Task statement:
Please write out the line containing "1. 0.5y par swap, fixed rate 118/1941" and each line after it through the end of the data, exactly, and nothing else.

═════ Material supplied ═════

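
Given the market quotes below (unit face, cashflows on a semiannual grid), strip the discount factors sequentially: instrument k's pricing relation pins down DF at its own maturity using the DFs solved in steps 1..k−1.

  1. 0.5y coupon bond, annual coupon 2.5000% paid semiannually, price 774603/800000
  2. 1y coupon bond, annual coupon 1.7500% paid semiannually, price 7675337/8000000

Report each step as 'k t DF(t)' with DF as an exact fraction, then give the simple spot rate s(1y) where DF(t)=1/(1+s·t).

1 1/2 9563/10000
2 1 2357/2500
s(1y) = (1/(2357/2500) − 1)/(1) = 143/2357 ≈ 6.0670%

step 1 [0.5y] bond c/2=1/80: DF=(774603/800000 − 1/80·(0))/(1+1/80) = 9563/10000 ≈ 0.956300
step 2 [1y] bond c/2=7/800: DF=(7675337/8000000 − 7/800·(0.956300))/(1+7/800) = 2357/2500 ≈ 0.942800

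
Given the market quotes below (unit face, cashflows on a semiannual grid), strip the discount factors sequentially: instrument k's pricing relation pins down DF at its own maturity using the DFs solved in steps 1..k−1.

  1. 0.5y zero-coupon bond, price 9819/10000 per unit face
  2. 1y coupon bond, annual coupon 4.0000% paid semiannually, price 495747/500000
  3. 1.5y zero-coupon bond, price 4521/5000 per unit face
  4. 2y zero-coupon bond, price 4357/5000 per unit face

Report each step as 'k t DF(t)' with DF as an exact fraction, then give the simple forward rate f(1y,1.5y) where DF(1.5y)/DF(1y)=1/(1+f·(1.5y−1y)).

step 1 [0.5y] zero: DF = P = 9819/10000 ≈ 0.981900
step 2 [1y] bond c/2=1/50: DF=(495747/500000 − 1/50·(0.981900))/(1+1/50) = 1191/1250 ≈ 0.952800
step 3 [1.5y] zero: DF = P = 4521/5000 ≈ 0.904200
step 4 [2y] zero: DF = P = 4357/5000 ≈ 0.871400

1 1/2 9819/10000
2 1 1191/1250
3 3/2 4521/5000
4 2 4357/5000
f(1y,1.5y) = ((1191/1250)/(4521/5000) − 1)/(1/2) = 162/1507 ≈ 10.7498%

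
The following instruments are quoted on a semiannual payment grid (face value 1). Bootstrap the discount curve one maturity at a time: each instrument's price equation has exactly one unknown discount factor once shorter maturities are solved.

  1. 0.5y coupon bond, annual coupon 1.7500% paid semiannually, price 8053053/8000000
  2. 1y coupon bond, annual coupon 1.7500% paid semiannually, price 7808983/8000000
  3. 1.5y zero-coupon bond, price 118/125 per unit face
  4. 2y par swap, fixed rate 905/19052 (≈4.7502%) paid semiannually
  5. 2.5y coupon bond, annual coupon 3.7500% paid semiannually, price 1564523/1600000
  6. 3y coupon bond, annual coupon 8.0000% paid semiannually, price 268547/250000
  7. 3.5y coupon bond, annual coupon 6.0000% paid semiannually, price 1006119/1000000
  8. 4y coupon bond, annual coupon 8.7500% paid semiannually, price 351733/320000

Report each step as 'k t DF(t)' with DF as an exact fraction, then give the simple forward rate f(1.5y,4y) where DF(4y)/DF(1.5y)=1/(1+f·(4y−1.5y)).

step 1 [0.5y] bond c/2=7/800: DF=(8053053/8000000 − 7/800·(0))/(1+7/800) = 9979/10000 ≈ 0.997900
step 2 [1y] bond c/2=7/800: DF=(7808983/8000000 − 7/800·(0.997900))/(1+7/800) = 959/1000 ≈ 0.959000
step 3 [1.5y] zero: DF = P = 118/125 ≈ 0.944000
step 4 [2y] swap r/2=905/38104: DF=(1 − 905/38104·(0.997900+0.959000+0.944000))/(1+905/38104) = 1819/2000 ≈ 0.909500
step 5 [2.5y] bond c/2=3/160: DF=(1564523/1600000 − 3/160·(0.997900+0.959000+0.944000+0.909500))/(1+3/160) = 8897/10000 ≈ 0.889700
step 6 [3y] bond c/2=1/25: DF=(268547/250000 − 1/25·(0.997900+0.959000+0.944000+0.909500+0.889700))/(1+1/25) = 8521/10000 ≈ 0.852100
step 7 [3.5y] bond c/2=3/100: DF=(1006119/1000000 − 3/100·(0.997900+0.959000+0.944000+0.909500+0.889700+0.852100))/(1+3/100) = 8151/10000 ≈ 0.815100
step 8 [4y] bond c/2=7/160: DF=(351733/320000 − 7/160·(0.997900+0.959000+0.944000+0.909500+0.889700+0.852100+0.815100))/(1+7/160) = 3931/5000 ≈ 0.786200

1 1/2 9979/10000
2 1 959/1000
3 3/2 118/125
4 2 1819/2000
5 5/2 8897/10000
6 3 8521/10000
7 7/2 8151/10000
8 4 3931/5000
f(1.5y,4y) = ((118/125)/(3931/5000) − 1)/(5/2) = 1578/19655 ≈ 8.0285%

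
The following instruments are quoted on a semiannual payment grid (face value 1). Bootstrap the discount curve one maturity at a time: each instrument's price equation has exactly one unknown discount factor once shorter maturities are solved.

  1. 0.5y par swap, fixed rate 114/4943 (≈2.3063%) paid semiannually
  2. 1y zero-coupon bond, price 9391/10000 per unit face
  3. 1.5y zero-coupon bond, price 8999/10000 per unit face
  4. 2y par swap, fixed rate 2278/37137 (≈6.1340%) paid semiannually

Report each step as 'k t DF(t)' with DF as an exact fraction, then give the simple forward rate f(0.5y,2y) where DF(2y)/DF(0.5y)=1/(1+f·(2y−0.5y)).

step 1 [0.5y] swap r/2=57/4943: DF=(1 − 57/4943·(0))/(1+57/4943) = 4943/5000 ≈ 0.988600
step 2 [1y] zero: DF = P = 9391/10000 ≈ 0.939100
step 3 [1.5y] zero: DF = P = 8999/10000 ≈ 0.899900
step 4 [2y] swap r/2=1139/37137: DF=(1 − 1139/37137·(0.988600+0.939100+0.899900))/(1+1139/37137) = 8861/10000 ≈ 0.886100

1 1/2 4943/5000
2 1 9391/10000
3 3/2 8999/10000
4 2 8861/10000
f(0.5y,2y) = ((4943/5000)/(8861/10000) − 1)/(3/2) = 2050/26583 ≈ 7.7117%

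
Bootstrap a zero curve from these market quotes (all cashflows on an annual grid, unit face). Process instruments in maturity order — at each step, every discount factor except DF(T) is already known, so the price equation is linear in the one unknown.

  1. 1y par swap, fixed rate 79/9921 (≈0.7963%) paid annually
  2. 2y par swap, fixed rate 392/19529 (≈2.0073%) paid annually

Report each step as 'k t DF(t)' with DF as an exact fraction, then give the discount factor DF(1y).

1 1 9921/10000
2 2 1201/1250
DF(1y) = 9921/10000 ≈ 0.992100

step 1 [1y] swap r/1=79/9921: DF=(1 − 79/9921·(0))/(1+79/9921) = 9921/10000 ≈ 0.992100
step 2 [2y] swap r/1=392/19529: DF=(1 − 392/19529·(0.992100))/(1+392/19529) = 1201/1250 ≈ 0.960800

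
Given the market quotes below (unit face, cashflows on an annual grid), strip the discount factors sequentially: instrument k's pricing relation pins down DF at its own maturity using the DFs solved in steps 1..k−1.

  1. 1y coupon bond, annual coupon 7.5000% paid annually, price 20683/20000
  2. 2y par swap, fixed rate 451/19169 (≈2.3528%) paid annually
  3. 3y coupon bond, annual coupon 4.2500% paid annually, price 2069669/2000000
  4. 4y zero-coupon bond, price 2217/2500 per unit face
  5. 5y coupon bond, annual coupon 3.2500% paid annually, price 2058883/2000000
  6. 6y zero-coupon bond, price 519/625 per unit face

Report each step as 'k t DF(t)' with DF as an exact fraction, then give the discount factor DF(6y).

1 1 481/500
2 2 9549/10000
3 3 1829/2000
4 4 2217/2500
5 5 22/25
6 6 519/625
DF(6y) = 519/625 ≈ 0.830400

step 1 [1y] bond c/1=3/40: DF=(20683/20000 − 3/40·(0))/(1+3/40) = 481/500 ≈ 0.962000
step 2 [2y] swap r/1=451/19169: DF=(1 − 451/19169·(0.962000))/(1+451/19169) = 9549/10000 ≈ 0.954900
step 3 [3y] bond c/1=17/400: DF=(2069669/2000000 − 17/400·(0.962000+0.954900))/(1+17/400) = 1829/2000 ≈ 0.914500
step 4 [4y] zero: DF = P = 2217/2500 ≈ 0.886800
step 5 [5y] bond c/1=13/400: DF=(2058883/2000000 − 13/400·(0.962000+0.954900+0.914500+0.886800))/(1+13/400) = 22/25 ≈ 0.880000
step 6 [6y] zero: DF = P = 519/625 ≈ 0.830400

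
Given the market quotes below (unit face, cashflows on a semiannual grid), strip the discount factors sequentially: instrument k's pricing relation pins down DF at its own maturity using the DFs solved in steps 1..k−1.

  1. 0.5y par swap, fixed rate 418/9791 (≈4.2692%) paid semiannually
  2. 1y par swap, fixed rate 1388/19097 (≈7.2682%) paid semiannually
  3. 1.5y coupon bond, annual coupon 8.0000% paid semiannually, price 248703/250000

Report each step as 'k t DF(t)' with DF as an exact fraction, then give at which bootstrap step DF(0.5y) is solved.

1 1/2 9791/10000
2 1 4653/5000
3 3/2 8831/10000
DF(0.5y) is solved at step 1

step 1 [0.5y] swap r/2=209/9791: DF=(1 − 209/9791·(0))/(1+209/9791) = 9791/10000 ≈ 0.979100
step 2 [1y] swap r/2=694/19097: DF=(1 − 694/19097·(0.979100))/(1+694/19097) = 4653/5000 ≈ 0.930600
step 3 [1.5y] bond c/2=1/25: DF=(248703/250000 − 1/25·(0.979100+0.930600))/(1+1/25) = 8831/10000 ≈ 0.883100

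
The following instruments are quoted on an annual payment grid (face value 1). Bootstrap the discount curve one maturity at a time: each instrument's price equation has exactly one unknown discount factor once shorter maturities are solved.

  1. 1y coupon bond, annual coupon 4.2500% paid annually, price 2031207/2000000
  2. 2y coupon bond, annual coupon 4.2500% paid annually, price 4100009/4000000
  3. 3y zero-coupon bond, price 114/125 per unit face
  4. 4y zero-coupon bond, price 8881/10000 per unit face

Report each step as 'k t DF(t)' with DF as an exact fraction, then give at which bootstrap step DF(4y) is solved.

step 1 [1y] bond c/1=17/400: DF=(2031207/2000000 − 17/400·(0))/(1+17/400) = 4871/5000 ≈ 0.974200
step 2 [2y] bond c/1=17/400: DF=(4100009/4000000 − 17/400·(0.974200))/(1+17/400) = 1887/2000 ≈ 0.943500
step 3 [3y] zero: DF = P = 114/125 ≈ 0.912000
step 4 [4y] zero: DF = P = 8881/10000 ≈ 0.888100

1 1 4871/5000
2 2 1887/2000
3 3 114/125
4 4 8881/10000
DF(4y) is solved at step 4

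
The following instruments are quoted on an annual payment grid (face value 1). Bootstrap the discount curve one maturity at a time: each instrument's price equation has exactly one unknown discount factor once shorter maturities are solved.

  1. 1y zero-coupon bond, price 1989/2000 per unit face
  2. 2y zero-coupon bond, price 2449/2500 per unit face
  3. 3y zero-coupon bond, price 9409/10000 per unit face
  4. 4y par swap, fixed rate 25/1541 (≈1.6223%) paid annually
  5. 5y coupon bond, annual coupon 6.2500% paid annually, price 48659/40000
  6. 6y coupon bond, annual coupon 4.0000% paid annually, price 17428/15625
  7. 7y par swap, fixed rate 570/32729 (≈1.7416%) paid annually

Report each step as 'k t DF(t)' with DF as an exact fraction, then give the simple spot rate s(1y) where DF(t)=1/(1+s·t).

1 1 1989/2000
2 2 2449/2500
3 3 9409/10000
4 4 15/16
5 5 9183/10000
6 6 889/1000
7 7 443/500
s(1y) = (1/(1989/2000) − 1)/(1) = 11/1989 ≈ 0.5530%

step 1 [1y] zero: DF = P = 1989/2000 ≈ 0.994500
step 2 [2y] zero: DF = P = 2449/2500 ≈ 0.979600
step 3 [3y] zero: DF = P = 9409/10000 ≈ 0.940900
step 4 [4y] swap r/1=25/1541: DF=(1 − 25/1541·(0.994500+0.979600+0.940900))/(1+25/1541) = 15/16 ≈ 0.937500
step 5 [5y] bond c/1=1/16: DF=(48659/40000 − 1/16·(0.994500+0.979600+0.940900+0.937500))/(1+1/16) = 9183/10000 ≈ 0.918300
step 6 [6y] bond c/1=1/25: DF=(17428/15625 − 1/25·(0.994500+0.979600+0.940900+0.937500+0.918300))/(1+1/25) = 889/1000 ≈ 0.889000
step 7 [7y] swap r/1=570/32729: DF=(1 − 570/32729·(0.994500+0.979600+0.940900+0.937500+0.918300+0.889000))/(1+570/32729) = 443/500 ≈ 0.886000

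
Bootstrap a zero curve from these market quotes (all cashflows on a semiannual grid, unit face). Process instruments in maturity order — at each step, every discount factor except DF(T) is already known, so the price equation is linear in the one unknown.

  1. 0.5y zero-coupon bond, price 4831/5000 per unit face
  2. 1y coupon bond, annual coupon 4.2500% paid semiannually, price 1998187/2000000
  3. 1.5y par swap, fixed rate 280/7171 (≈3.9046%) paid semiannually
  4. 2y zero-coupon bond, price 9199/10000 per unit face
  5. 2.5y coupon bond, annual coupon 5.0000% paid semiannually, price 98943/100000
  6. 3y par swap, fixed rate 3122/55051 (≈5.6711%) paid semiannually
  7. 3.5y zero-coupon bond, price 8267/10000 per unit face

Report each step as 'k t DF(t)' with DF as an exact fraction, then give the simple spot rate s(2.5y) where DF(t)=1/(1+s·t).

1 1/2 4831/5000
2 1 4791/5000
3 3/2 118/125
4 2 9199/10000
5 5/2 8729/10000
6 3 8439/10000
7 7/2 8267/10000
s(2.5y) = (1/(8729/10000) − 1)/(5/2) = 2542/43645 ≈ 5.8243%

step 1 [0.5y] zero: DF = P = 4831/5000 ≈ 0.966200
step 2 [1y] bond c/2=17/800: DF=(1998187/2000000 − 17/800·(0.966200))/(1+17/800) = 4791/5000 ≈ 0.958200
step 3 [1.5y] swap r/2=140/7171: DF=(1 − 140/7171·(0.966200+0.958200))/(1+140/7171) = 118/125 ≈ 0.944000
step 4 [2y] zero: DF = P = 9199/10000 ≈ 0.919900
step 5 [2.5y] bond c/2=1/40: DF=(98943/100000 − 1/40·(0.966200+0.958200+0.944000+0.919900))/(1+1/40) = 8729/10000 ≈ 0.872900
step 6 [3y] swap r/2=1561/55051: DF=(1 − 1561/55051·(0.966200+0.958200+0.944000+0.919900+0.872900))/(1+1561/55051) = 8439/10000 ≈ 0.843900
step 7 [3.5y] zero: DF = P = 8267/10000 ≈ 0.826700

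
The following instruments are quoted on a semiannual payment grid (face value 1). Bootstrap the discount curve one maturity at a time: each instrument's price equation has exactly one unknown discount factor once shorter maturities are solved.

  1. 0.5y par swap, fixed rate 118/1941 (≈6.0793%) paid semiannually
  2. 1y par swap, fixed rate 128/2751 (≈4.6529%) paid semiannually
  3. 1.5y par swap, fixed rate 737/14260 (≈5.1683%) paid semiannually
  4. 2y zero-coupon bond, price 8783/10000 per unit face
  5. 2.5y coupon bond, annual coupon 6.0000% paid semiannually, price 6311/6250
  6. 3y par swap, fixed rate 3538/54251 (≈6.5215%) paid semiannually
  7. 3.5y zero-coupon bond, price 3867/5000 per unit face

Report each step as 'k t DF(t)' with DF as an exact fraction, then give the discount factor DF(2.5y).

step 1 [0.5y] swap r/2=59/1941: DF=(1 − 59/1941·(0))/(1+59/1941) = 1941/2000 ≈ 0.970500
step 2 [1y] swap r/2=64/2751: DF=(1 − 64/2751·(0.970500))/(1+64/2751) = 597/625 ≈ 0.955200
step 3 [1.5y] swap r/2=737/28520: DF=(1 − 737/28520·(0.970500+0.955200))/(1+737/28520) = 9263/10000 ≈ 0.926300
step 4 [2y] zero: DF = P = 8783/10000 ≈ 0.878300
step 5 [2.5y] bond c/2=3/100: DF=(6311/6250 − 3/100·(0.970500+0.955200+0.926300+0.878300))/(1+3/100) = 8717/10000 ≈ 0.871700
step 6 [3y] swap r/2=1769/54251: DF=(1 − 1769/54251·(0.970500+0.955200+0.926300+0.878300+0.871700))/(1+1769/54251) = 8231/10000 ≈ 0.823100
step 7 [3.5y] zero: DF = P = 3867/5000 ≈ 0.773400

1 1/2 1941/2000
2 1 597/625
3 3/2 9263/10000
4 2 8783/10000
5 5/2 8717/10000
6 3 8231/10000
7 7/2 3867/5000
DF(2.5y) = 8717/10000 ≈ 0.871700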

═════

Expected answer:
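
  1. 0.5y par swap, fixed rate 118/1941 (≈6.0793%) paid semiannually
  2. 1y par swap, fixed rate 128/2751 (≈4.6529%) paid semiannually
  3. 1.5y par swap, fixed rate 737/14260 (≈5.1683%) paid semiannually
  4. 2y zero-coupon bond, price 8783/10000 per unit face
  5. 2.5y coupon bond, annual coupon 6.0000% paid semiannually, price 6311/6250
  6. 3y par swap, fixed rate 3538/54251 (≈6.5215%) paid semiannually
  7. 3.5y zero-coupon bond, price 3867/5000 per unit face

Report each step as 'k t DF(t)' with DF as an exact fraction, then give the discount factor DF(2.5y).

step 1 [0.5y] swap r/2=59/1941: DF=(1 − 59/1941·(0))/(1+59/1941) = 1941/2000 ≈ 0.970500
step 2 [1y] swap r/2=64/2751: DF=(1 − 64/2751·(0.970500))/(1+64/2751) = 597/625 ≈ 0.955200
step 3 [1.5y] swap r/2=737/28520: DF=(1 − 737/28520·(0.970500+0.955200))/(1+737/28520) = 9263/10000 ≈ 0.926300
step 4 [2y] zero: DF = P = 8783/10000 ≈ 0.878300
step 5 [2.5y] bond c/2=3/100: DF=(6311/6250 − 3/100·(0.970500+0.955200+0.926300+0.878300))/(1+3/100) = 8717/10000 ≈ 0.871700
step 6 [3y] swap r/2=1769/54251: DF=(1 − 1769/54251·(0.970500+0.955200+0.926300+0.878300+0.871700))/(1+1769/54251) = 8231/10000 ≈ 0.823100
step 7 [3.5y] zero: DF = P = 3867/5000 ≈ 0.773400

1 1/2 1941/2000
2 1 597/625
3 3/2 9263/10000
4 2 8783/10000
5 5/2 8717/10000
6 3 8231/10000
7 7/2 3867/5000
DF(2.5y) = 8717/10000 ≈ 0.871700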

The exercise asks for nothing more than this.